◆ **Instructions to follow**
The answer should be the lines from the one with "A person exercises at a VO2 of 29.9" through the final line of the entries, restated word for word.

◆ **Supplied records**

Start of Block

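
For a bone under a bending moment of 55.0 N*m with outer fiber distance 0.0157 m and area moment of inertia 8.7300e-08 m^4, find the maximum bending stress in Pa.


sigma = M * c / I
sigma = 55.0 * 0.0157 / 8.7300e-08
M * c = 0.8635
sigma = 9.8912e+06


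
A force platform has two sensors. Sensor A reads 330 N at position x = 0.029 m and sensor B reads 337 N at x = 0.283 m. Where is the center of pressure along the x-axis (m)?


COP_x = (F1*x1 + F2*x2) / (F1 + F2)
COP_x = (330*0.029 + 337*0.283) / (330 + 337)
Numerator = 104.9410
Denominator = 667
COP_x = 0.1573


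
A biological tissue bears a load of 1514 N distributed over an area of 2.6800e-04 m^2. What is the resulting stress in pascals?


stress = F / A
stress = 1514 / 2.6800e-04
stress = 5.6493e+06


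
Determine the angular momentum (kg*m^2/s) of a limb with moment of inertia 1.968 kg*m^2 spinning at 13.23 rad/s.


L = I * omega
L = 1.968 * 13.23
L = 26.0366


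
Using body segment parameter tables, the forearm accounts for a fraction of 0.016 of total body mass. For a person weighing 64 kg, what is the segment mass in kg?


m_segment = body_mass * fraction
m_segment = 64 * 0.016
m_segment = 1.0240


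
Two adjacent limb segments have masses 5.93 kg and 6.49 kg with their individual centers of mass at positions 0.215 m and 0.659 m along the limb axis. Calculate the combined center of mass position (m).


COM = (m1*x1 + m2*x2) / (m1 + m2)
COM = (5.93*0.215 + 6.49*0.659) / (5.93 + 6.49)
Numerator = 5.5519
Denominator = 12.4200
COM = 0.4470


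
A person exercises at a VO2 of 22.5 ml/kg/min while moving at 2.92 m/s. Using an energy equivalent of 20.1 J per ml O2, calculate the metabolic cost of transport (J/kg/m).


Power per kg = VO2 * 20.1 / 60
Power per kg = 22.5 * 20.1 / 60 = 7.5375 W/kg
Cost = power_per_kg / speed
Cost = 7.5375 / 2.92
Cost = 2.5813


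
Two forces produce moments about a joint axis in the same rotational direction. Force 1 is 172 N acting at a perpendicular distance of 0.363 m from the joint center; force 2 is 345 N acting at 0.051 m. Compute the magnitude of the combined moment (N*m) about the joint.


M = F1 * d1 + F2 * d2
M = 172 * 0.363 + 345 * 0.051
M = 62.4360 + 17.5950
M = 80.0310


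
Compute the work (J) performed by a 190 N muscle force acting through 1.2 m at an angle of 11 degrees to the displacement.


W = F * d * cos(theta)
theta = 11 deg = 0.1920 rad
cos(theta) = 0.9816
W = 190 * 1.2 * 0.9816
W = 223.8110


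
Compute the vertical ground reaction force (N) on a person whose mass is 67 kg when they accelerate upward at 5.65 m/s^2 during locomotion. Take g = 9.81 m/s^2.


GRF = m * (g + a)
GRF = 67 * (9.81 + 5.65)
GRF = 67 * 15.4600
GRF = 1035.8200


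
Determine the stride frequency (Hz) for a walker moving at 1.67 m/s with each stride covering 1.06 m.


f = v / stride_length
f = 1.67 / 1.06
f = 1.5755


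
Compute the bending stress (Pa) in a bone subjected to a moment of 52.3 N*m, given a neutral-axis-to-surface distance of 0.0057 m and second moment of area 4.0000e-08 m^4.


sigma = M * c / I
sigma = 52.3 * 0.0057 / 4.0000e-08
M * c = 0.2981
sigma = 7.4527e+06


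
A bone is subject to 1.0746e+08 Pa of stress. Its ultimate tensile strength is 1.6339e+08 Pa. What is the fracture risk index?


FRI = applied / ultimate
FRI = 1.0746e+08 / 1.6339e+08
FRI = 0.6577


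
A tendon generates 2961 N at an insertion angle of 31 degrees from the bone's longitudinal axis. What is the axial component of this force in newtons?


F_eff = F_tendon * cos(theta)
theta = 31 deg = 0.5411 rad
cos(theta) = 0.8572
F_eff = 2961 * 0.8572
F_eff = 2538.0724


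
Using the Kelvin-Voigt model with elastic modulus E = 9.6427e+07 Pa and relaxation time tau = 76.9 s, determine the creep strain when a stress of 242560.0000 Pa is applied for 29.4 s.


epsilon(t) = (sigma/E) * (1 - exp(-t/tau))
sigma/E = 242560.0000 / 9.6427e+07 = 0.0025
exp(-t/tau) = exp(-29.4 / 76.9) = 0.6823
epsilon = 0.0025 * (1 - 0.6823)
epsilon = 7.9922e-04


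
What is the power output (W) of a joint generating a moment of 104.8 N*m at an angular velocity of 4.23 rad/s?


P = M * omega
P = 104.8 * 4.23
P = 443.3040


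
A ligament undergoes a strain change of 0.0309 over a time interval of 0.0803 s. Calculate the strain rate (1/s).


strain_rate = delta_strain / delta_t
strain_rate = 0.0309 / 0.0803
strain_rate = 0.3848


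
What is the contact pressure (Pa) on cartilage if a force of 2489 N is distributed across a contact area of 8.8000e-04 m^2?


P = F / A
P = 2489 / 8.8000e-04
P = 2.8284e+06


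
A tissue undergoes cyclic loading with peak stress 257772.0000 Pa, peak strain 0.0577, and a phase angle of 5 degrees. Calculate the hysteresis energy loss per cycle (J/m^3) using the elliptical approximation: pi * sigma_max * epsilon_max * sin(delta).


E_loss = pi * sigma_max * epsilon_max * sin(delta)
delta = 5 deg = 0.0873 rad
sin(delta) = 0.0872
E_loss = pi * 257772.0000 * 0.0577 * 0.0872
E_loss = 4072.4657


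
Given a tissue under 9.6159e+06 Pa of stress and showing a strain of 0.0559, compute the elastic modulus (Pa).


E = stress / strain
E = 9.6159e+06 / 0.0559
E = 1.7202e+08


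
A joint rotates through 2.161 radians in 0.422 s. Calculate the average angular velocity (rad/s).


omega = delta_theta / delta_t
omega = 2.161 / 0.422
omega = 5.1209


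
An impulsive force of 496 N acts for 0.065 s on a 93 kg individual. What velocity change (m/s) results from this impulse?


J = F * dt = 496 * 0.065 = 32.2400 N*s
delta_v = J / m
delta_v = 32.2400 / 93
delta_v = 0.3467


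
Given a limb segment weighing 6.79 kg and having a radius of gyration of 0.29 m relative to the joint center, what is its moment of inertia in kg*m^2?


I = m * k^2
I = 6.79 * 0.29^2
k^2 = 0.0841
I = 0.5710


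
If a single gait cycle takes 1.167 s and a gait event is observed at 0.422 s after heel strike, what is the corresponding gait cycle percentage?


pct = (event_time / cycle_time) * 100
pct = (0.422 / 1.167) * 100
ratio = 0.3616
pct = 36.1611


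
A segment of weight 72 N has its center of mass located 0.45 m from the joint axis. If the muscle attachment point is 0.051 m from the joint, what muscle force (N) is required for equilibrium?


F_muscle = W * d_load / d_muscle
F_muscle = 72 * 0.45 / 0.051
Numerator = 32.4000
F_muscle = 635.2941


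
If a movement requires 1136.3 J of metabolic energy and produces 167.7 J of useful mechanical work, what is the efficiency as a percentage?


eta = (W_mech / E_meta) * 100
eta = (167.7 / 1136.3) * 100
ratio = 0.1476
eta = 14.7584


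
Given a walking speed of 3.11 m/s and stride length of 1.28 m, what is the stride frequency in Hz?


f = v / stride_length
f = 3.11 / 1.28
f = 2.4297


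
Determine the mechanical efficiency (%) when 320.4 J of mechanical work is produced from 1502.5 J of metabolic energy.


eta = (W_mech / E_meta) * 100
eta = (320.4 / 1502.5) * 100
ratio = 0.2132
eta = 21.3245


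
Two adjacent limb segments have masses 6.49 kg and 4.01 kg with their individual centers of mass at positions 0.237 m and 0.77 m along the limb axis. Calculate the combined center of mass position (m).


COM = (m1*x1 + m2*x2) / (m1 + m2)
COM = (6.49*0.237 + 4.01*0.77) / (6.49 + 4.01)
Numerator = 4.6258
Denominator = 10.5000
COM = 0.4406


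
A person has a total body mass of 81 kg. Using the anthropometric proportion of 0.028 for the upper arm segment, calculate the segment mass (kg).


m_segment = body_mass * fraction
m_segment = 81 * 0.028
m_segment = 2.2680


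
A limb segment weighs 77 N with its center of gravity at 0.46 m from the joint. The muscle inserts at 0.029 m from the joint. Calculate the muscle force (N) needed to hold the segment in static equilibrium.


F_muscle = W * d_load / d_muscle
F_muscle = 77 * 0.46 / 0.029
Numerator = 35.4200
F_muscle = 1221.3793


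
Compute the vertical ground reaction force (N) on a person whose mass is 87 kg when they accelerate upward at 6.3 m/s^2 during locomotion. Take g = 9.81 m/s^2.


GRF = m * (g + a)
GRF = 87 * (9.81 + 6.3)
GRF = 87 * 16.1100
GRF = 1401.5700


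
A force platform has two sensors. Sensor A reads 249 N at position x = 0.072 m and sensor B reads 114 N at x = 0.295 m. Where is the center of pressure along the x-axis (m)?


COP_x = (F1*x1 + F2*x2) / (F1 + F2)
COP_x = (249*0.072 + 114*0.295) / (249 + 114)
Numerator = 51.5580
Denominator = 363
COP_x = 0.1420


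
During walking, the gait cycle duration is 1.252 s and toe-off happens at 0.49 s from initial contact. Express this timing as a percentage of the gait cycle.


pct = (event_time / cycle_time) * 100
pct = (0.49 / 1.252) * 100
ratio = 0.3914
pct = 39.1374


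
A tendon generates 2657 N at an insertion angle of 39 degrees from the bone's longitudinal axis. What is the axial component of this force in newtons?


F_eff = F_tendon * cos(theta)
theta = 39 deg = 0.6807 rad
cos(theta) = 0.7771
F_eff = 2657 * 0.7771
F_eff = 2064.8768


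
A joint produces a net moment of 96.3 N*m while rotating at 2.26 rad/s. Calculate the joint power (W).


P = M * omega
P = 96.3 * 2.26
P = 217.6380


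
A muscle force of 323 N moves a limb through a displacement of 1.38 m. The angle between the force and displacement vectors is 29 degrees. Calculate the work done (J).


W = F * d * cos(theta)
theta = 29 deg = 0.5061 rad
cos(theta) = 0.8746
W = 323 * 1.38 * 0.8746
W = 389.8530


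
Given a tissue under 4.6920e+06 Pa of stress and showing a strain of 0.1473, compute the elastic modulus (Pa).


E = stress / strain
E = 4.6920e+06 / 0.1473
E = 3.1853e+07


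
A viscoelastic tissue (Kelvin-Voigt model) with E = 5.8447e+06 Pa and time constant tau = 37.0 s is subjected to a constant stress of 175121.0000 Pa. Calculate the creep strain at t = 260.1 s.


epsilon(t) = (sigma/E) * (1 - exp(-t/tau))
sigma/E = 175121.0000 / 5.8447e+06 = 0.0300
exp(-t/tau) = exp(-260.1 / 37.0) = 8.8517e-04
epsilon = 0.0300 * (1 - 8.8517e-04)
epsilon = 0.0299


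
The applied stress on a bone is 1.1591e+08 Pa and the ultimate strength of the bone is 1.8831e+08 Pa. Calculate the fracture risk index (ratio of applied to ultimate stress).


FRI = applied / ultimate
FRI = 1.1591e+08 / 1.8831e+08
FRI = 0.6155


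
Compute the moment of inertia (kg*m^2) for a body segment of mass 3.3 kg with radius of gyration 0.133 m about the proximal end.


I = m * k^2
I = 3.3 * 0.133^2
k^2 = 0.0177
I = 0.0584


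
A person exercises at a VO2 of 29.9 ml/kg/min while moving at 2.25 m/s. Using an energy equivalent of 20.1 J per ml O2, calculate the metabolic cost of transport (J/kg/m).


Power per kg = VO2 * 20.1 / 60
Power per kg = 29.9 * 20.1 / 60 = 10.0165 W/kg
Cost = power_per_kg / speed
Cost = 10.0165 / 2.25
Cost = 4.4518


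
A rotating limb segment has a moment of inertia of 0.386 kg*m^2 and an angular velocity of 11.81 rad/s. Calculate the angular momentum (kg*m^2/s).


L = I * omega
L = 0.386 * 11.81
L = 4.5587


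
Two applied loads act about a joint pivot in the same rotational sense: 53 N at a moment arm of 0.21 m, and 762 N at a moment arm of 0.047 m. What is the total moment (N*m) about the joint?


M = F1 * d1 + F2 * d2
M = 53 * 0.21 + 762 * 0.047
M = 11.1300 + 35.8140
M = 46.9440


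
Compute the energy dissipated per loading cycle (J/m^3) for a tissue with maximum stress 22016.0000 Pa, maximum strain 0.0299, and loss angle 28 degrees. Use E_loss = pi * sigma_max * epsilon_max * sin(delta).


E_loss = pi * sigma_max * epsilon_max * sin(delta)
delta = 28 deg = 0.4887 rad
sin(delta) = 0.4695
E_loss = pi * 22016.0000 * 0.0299 * 0.4695
E_loss = 970.8872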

End of Block

◆ **Output for this task**
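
A person exercises at a VO2 of 29.9 ml/kg/min while moving at 2.25 m/s. Using an energy equivalent of 20.1 J per ml O2, calculate the metabolic cost of transport (J/kg/m).


Power per kg = VO2 * 20.1 / 60
Power per kg = 29.9 * 20.1 / 60 = 10.0165 W/kg
Cost = power_per_kg / speed
Cost = 10.0165 / 2.25
Cost = 4.4518


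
A rotating limb segment has a moment of inertia of 0.386 kg*m^2 and an angular velocity of 11.81 rad/s. Calculate the angular momentum (kg*m^2/s).


L = I * omega
L = 0.386 * 11.81
L = 4.5587


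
Two applied loads act about a joint pivot in the same rotational sense: 53 N at a moment arm of 0.21 m, and 762 N at a moment arm of 0.047 m. What is the total moment (N*m) about the joint?


M = F1 * d1 + F2 * d2
M = 53 * 0.21 + 762 * 0.047
M = 11.1300 + 35.8140
M = 46.9440


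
Compute the energy dissipated per loading cycle (J/m^3) for a tissue with maximum stress 22016.0000 Pa, maximum strain 0.0299, and loss angle 28 degrees. Use E_loss = pi * sigma_max * epsilon_max * sin(delta).


E_loss = pi * sigma_max * epsilon_max * sin(delta)
delta = 28 deg = 0.4887 rad
sin(delta) = 0.4695
E_loss = pi * 22016.0000 * 0.0299 * 0.4695
E_loss = 970.8872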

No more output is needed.